Stored data

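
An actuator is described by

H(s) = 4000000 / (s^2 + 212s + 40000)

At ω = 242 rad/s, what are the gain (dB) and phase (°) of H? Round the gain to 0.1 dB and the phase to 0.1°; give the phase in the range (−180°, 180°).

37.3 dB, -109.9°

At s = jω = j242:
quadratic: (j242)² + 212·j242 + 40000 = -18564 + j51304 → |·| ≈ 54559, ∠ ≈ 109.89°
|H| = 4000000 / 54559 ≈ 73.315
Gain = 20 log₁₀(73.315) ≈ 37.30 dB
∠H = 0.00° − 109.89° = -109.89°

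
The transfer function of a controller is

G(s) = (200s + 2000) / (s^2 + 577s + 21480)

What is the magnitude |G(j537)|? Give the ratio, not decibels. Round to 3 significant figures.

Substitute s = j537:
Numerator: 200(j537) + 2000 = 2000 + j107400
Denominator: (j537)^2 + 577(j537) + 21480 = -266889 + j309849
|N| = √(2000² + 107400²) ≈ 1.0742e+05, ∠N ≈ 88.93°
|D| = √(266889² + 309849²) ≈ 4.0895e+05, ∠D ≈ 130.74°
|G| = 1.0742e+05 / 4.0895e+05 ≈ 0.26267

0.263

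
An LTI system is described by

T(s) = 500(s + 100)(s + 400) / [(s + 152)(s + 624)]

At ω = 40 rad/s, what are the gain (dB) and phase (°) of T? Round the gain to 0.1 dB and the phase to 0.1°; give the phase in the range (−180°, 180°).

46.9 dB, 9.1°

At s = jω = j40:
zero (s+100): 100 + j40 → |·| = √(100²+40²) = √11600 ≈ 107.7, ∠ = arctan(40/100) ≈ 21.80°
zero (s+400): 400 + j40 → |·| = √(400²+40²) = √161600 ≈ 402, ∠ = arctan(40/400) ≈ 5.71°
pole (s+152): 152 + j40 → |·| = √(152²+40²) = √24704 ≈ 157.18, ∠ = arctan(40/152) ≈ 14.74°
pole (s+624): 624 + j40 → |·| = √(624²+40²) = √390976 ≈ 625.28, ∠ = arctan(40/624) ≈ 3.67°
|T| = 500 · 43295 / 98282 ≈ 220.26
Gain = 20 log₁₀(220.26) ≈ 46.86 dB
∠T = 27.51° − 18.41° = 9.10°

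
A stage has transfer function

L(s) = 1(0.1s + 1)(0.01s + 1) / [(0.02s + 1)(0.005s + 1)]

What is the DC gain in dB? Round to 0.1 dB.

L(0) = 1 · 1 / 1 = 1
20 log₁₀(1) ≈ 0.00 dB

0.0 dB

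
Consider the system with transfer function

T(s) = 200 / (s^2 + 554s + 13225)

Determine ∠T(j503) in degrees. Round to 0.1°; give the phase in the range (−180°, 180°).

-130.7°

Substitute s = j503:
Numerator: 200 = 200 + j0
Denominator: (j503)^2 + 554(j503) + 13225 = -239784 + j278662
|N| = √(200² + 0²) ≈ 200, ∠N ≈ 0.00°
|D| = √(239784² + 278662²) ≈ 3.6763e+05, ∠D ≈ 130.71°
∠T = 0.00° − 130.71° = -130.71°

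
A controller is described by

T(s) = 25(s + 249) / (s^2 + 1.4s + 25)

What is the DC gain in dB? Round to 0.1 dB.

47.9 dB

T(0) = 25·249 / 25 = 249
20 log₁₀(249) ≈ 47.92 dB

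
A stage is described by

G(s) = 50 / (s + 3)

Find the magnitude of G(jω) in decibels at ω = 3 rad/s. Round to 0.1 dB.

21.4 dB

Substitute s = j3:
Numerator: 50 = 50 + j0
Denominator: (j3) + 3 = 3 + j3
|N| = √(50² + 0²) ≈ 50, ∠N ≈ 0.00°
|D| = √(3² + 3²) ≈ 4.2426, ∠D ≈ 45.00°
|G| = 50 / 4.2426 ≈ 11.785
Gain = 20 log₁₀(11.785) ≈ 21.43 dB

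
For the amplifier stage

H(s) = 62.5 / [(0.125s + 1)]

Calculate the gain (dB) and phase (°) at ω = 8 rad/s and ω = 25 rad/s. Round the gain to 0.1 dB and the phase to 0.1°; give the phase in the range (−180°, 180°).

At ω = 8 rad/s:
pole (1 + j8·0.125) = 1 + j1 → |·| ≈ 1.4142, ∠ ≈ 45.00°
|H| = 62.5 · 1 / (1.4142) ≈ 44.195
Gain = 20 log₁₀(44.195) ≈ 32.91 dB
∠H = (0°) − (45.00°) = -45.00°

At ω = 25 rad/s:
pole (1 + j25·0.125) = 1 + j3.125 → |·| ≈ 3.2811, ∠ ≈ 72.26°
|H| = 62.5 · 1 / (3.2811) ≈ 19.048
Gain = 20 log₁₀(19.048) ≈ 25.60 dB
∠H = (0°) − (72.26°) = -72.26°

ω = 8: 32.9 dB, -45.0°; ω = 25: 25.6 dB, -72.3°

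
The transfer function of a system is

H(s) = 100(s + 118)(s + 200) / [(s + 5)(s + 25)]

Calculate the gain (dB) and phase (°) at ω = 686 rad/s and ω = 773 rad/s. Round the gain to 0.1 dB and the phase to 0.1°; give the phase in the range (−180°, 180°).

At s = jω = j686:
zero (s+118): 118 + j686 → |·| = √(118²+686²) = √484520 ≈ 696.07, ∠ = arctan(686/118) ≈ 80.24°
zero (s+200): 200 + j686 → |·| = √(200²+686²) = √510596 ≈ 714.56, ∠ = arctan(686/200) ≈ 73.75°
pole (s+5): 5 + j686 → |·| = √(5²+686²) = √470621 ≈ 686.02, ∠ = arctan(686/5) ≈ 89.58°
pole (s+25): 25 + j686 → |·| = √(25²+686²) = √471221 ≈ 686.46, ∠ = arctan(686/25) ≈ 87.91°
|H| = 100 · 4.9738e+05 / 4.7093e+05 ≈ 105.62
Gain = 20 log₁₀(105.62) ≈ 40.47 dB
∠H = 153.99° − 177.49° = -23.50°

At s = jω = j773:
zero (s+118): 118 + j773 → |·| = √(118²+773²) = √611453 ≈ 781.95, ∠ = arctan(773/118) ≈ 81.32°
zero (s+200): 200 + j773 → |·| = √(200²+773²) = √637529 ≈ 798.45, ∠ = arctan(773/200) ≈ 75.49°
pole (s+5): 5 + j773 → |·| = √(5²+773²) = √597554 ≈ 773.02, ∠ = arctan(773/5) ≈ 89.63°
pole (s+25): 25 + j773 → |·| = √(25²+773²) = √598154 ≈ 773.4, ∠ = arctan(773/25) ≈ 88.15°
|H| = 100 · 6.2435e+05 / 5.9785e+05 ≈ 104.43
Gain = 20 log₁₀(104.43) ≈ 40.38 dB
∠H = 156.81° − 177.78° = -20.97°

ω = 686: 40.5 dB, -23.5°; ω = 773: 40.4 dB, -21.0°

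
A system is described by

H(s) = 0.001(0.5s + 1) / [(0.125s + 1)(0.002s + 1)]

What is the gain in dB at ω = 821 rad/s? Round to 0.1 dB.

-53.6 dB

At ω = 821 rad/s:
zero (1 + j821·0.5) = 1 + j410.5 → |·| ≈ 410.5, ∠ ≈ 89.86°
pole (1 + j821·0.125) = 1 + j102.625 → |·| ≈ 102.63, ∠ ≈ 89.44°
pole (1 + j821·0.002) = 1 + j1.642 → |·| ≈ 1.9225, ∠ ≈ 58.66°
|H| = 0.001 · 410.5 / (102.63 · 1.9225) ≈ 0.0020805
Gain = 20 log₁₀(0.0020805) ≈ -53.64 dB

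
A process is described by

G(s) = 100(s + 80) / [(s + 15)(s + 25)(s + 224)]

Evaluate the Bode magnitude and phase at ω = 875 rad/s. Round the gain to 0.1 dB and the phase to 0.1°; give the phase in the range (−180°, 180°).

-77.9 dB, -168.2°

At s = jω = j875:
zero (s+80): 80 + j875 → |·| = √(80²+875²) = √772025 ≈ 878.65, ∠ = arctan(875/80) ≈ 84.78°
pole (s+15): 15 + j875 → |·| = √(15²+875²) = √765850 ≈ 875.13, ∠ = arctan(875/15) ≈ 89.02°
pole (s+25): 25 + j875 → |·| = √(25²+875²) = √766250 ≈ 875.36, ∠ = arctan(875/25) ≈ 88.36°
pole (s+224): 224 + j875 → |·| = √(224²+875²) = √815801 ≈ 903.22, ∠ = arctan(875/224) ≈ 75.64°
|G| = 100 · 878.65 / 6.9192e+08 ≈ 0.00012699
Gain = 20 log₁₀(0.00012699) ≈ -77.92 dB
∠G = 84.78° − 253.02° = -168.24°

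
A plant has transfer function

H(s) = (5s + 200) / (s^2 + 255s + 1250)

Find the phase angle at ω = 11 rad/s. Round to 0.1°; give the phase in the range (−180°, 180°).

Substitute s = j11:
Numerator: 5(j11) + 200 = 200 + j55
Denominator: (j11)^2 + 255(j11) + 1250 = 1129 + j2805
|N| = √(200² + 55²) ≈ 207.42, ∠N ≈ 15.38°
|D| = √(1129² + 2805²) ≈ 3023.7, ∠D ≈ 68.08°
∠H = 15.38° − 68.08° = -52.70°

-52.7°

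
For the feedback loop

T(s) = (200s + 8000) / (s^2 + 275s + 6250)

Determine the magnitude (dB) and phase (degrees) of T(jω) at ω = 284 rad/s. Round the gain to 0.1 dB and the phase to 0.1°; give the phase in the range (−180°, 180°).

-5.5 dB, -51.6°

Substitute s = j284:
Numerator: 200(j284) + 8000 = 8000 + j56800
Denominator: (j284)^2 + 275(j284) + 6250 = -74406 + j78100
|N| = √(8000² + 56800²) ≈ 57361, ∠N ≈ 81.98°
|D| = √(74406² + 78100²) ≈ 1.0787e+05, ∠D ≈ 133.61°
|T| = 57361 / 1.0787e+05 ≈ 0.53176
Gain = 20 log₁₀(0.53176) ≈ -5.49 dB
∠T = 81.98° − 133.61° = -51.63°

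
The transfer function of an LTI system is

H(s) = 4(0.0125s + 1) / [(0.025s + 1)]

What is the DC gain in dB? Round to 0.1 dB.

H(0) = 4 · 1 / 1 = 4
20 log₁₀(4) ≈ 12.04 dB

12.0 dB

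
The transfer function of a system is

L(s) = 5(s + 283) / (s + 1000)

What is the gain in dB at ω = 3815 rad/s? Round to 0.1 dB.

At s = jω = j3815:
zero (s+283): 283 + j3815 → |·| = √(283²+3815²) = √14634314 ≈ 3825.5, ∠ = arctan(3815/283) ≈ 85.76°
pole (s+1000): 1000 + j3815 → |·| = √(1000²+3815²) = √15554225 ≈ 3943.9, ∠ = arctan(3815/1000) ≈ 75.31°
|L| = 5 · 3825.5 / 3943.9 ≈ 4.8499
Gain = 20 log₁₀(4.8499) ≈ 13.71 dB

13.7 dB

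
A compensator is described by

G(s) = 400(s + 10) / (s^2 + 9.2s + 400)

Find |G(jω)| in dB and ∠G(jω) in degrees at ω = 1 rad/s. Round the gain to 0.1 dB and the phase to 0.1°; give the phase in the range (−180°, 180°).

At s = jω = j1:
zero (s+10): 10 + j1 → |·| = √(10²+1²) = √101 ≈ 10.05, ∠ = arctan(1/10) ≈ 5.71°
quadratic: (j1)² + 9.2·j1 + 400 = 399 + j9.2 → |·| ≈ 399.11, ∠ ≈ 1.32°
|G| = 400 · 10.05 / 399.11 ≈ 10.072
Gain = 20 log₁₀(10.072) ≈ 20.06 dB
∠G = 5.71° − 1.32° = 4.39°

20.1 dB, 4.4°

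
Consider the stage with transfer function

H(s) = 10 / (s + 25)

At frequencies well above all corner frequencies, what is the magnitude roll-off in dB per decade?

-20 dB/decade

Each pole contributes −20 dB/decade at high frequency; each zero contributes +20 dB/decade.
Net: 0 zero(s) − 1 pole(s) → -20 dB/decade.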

* _Exercise description_:
Set down exactly, and only, the lines of the data above from the line containing "Consider the stage with transfer function" through the last one.

* _Solution for this problem_:
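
Consider the stage with transfer function

H(s) = 10 / (s + 25)

At frequencies well above all corner frequencies, what is the magnitude roll-off in dB per decade?

-20 dB/decade

Each pole contributes −20 dB/decade at high frequency; each zero contributes +20 dB/decade.
Net: 0 zero(s) − 1 pole(s) → -20 dB/decade.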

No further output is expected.